* DATASET ENTRIES:
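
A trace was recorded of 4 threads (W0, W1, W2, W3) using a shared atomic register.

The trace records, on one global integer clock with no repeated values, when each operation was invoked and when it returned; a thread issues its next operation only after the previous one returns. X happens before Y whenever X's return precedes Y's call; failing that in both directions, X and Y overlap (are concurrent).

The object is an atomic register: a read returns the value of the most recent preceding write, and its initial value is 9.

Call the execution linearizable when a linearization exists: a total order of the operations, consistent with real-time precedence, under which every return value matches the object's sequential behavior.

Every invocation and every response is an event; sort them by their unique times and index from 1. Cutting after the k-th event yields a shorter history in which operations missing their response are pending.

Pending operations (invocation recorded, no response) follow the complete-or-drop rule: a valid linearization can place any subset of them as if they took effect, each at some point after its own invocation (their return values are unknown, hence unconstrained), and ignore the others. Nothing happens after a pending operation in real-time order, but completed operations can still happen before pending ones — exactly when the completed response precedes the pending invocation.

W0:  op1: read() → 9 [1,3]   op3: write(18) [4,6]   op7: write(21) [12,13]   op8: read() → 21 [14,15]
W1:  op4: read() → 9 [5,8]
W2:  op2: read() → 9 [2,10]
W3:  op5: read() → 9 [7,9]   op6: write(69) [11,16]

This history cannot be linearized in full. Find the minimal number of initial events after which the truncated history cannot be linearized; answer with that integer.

9

one valid order for events 1..8 is op1, op2, op4, op3:
step 1: op1 read() → 9 — value 9
step 2: op2 read() (pending, included) — value 9
step 3: op4 read() → 9 — value 9
step 4: op3 write(18) — value 18
with event 9 included (op5 responding at time 9), all real-time-consistent orders fail
no completion choice of the 1 pending operation (op2) rescues it — every subset was tried
for example op1, op3, op4, op5 (pending dropped) fails at step 3: op4 read() → 9 is not legal there
for example op1, op3, op5, op4 (pending dropped) fails at step 3: op5 read() → 9 is not legal there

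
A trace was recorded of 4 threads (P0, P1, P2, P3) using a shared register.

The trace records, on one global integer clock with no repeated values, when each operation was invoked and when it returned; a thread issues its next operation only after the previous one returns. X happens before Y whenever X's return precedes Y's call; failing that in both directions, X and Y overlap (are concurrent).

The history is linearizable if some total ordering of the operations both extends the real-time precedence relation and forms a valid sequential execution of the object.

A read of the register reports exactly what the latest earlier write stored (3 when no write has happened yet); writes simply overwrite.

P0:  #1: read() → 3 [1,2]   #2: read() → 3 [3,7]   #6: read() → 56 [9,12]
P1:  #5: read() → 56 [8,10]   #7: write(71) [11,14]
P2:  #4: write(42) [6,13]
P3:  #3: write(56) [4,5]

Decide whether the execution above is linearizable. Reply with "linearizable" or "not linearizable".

linearizable

witness order: #1, #2, #3, #5, #6, #4, #7
1. #1 read() → 3, leaving value 3
2. #2 read() → 3, leaving value 3
3. #3 write(56), leaving value 56
4. #5 read() → 56, leaving value 56
5. #6 read() → 56, leaving value 56
6. #4 write(42), leaving value 42
7. #7 write(71), leaving value 71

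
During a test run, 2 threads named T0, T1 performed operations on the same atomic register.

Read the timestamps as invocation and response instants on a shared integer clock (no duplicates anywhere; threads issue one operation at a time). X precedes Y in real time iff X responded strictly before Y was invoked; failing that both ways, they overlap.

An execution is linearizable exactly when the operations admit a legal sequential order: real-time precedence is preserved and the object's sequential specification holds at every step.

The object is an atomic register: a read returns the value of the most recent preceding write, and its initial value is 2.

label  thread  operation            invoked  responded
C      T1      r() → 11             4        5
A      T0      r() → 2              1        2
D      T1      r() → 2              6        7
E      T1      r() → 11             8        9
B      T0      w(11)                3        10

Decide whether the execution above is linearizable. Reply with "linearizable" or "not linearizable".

prefix check: 1..6 passes, 1..7 fails once D's time-7 response joins
the completed operations (3 total) allow one real-time order; the atomic register replay rejects it
no completion choice of the 1 pending operation (B) rescues it — every subset was tried
e.g. A, C, D (pending dropped): illegal at step 2, since C r() → 11 cannot apply there

not linearizable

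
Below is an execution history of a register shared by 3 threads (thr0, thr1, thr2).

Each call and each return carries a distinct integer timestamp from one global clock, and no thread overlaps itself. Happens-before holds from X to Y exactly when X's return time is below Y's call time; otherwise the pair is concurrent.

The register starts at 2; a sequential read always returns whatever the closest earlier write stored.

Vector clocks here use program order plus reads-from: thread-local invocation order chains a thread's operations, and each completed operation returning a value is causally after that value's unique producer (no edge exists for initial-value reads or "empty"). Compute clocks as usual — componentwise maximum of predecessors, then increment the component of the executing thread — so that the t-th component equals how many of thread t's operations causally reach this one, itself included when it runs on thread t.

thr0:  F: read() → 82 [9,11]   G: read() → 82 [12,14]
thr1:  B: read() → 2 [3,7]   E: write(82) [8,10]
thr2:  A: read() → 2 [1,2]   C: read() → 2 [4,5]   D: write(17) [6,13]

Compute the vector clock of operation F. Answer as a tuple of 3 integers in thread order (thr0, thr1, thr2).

(1, 2, 0)

root op A, invoked 1: fresh clock plus thr2's own tick → (0, 0, 1)
root op B, invoked 3: fresh clock plus thr1's own tick → (0, 1, 0)
merge at C (invoked 4): VC(A)=(0, 0, 1), own-thread bump on thr2 → (0, 0, 2)
merge at E (invoked 8): VC(B)=(0, 1, 0), own-thread bump on thr1 → (0, 2, 0)
merge at D (invoked 6): VC(C)=(0, 0, 2), own-thread bump on thr2 → (0, 0, 3)
merge at F (invoked 9): VC(E)=(0, 2, 0), own-thread bump on thr0 → (1, 2, 0)
merge at G (invoked 12): VC(E)=(0, 2, 0), VC(F)=(1, 2, 0), own-thread bump on thr0 → (2, 2, 0)
target: VC(F) = (1, 2, 0)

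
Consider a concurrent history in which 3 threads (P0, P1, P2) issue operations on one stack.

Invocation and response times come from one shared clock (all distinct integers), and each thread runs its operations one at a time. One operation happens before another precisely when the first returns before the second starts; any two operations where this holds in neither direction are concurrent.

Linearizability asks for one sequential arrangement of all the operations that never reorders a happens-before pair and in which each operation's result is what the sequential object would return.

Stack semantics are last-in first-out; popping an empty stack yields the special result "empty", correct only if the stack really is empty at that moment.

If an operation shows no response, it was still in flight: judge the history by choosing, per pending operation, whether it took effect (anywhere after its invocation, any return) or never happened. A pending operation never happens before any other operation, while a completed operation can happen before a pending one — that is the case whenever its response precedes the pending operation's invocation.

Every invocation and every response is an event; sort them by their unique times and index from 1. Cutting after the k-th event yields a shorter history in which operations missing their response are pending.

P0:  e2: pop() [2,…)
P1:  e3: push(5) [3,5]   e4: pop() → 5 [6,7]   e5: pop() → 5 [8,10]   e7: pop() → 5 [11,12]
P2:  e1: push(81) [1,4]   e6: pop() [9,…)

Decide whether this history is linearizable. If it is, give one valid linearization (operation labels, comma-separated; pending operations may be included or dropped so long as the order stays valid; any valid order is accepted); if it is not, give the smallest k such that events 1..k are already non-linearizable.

not linearizable — minimal violating prefix: 10 events

already the first 10 events (up to e5's response at time 10) admit no linearization; the first 9 still do
real-time-consistent orders of the 4 completed operations: 2 — all fail the stack replay
no completion choice of the 2 pending operations (e2, e6) rescues it — every subset was tried
one such order, e1, e3, e4, e5 (pending dropped), breaks at step 4 where e5 pop() → 5 is illegal
one such order, e3, e1, e4, e5 (pending dropped), breaks at step 3 where e4 pop() → 5 is illegal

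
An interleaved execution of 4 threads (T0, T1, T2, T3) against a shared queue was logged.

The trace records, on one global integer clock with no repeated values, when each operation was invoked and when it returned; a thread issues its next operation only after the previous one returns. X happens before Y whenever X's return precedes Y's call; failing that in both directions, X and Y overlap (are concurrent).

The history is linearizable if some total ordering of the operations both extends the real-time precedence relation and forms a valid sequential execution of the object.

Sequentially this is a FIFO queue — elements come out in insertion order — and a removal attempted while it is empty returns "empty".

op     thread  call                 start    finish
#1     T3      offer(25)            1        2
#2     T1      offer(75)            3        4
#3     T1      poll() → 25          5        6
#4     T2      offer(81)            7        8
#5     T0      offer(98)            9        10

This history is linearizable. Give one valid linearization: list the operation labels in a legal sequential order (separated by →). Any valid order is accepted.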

* INSTRUCTIONS FOR THE TASK: Go to the line with "#7: write(71) [11,14]" in the entries above and repeat every line from there through the line with "During a test", exactly and with no other text.

* RESULT BELOW:
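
P1:  #5: read() → 56 [8,10]   #7: write(71) [11,14]
P2:  #4: write(42) [6,13]
P3:  #3: write(56) [4,5]

Decide whether the execution above is linearizable. Reply with "linearizable" or "not linearizable".

linearizable

witness order: #1, #2, #3, #5, #6, #4, #7
1. #1 read() → 3, leaving value 3
2. #2 read() → 3, leaving value 3
3. #3 write(56), leaving value 56
4. #5 read() → 56, leaving value 56
5. #6 read() → 56, leaving value 56
6. #4 write(42), leaving value 42
7. #7 write(71), leaving value 71

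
During a test run, 2 threads named T0, T1 performed operations on the same atomic register.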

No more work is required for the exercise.